Extracted records section start
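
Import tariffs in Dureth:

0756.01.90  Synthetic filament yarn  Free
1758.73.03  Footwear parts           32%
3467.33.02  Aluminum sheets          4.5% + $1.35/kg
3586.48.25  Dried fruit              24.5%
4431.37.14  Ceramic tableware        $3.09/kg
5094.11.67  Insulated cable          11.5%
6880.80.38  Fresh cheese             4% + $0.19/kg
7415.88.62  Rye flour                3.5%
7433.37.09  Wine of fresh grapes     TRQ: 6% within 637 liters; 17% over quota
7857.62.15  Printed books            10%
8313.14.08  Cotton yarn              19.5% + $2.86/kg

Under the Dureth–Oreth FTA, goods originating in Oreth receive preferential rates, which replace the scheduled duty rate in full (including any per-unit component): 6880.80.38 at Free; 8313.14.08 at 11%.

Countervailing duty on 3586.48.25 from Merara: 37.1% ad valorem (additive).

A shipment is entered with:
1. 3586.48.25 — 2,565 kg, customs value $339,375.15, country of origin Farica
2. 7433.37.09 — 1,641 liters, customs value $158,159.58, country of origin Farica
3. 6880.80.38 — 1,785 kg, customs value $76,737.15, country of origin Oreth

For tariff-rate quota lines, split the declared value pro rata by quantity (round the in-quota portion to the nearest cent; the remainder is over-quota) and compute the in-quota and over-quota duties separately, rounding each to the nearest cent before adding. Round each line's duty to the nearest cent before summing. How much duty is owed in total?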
Extracted records section end
Extracted records section start
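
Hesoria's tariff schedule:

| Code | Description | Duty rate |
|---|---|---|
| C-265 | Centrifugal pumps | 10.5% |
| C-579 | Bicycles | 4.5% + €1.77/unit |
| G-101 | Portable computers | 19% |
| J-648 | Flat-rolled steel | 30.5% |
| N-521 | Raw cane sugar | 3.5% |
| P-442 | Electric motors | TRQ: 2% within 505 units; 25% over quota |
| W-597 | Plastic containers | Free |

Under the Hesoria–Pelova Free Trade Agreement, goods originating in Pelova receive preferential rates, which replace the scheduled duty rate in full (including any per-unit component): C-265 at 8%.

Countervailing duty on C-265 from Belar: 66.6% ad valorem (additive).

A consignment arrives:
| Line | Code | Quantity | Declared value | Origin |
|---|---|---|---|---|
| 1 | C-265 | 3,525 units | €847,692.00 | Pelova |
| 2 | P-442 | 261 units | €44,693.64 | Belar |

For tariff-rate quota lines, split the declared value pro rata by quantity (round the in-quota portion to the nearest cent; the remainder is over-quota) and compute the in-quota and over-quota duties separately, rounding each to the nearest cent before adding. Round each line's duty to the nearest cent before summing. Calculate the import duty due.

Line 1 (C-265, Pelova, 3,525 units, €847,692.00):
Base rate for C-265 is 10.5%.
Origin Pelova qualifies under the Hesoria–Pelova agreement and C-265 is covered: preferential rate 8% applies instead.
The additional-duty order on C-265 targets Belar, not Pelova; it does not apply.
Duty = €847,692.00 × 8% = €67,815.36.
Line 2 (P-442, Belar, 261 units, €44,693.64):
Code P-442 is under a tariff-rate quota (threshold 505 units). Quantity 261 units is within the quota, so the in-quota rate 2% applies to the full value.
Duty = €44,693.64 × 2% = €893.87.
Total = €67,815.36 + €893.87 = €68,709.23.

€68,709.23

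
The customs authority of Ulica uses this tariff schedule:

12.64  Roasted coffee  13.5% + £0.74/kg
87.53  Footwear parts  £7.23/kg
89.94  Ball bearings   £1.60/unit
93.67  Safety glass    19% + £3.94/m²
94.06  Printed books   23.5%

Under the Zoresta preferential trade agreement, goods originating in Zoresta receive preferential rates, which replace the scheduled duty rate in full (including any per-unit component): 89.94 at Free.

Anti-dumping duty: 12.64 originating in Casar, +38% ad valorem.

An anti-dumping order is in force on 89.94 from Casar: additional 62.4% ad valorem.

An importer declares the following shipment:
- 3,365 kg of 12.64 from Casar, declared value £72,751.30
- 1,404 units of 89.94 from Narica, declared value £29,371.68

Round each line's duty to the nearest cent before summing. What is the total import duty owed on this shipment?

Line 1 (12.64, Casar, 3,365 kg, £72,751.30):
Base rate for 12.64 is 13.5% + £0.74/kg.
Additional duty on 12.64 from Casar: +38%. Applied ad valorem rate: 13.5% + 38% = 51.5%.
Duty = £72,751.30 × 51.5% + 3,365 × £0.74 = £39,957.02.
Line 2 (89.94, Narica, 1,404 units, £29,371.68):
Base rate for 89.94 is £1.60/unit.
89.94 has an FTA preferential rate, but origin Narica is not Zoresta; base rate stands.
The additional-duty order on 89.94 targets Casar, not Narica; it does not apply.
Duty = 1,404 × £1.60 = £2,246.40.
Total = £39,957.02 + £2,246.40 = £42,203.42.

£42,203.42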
Extracted records section end
Extracted records section start
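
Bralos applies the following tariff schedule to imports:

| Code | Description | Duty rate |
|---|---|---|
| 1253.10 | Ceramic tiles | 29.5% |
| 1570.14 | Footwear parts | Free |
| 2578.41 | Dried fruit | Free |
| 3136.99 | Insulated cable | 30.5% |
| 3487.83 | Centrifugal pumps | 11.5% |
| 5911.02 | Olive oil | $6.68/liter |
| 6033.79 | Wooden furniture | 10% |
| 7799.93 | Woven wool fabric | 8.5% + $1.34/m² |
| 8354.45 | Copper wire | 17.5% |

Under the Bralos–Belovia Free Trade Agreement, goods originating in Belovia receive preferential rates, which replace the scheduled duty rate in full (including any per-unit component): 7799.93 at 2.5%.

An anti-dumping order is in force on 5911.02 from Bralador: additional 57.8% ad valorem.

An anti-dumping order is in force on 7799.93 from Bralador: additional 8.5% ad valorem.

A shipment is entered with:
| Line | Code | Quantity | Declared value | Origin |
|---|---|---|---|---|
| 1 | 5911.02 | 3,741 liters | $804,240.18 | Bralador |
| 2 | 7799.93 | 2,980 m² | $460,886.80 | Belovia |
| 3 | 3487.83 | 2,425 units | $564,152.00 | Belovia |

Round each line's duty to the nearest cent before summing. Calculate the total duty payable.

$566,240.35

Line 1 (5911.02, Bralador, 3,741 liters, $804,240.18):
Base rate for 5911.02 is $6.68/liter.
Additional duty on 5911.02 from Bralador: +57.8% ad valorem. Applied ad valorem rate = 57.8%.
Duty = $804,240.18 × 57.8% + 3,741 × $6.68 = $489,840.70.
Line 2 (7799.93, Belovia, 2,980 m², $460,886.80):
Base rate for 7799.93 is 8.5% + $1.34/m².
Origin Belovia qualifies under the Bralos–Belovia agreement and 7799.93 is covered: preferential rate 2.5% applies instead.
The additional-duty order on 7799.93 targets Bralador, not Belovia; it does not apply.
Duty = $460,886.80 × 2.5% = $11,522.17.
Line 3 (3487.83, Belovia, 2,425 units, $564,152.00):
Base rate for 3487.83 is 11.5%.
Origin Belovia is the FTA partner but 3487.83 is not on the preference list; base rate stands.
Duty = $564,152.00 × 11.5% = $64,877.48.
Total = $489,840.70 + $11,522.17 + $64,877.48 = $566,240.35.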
Extracted records section end
*Exercise details*
Send back an exact copy of only the lines from the line with "4.5% + $1.35/kg" up to and including the line with "owed in total?" in the data above.

*Reply*
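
3467.33.02  Aluminum sheets          4.5% + $1.35/kg
3586.48.25  Dried fruit              24.5%
4431.37.14  Ceramic tableware        $3.09/kg
5094.11.67  Insulated cable          11.5%
6880.80.38  Fresh cheese             4% + $0.19/kg
7415.88.62  Rye flour                3.5%
7433.37.09  Wine of fresh grapes     TRQ: 6% within 637 liters; 17% over quota
7857.62.15  Printed books            10%
8313.14.08  Cotton yarn              19.5% + $2.86/kg

Under the Dureth–Oreth FTA, goods originating in Oreth receive preferential rates, which replace the scheduled duty rate in full (including any per-unit component): 6880.80.38 at Free; 8313.14.08 at 11%.

Countervailing duty on 3586.48.25 from Merara: 37.1% ad valorem (additive).

A shipment is entered with:
1. 3586.48.25 — 2,565 kg, customs value $339,375.15, country of origin Farica
2. 7433.37.09 — 1,641 liters, customs value $158,159.58, country of origin Farica
3. 6880.80.38 — 1,785 kg, customs value $76,737.15, country of origin Oreth

For tariff-rate quota lines, split the declared value pro rata by quantity (round the in-quota portion to the nearest cent; the remainder is over-quota) and compute the in-quota and over-quota duties separately, rounding each to the nearest cent before adding. Round each line's duty to the nearest cent before summing. How much duty is owed in total?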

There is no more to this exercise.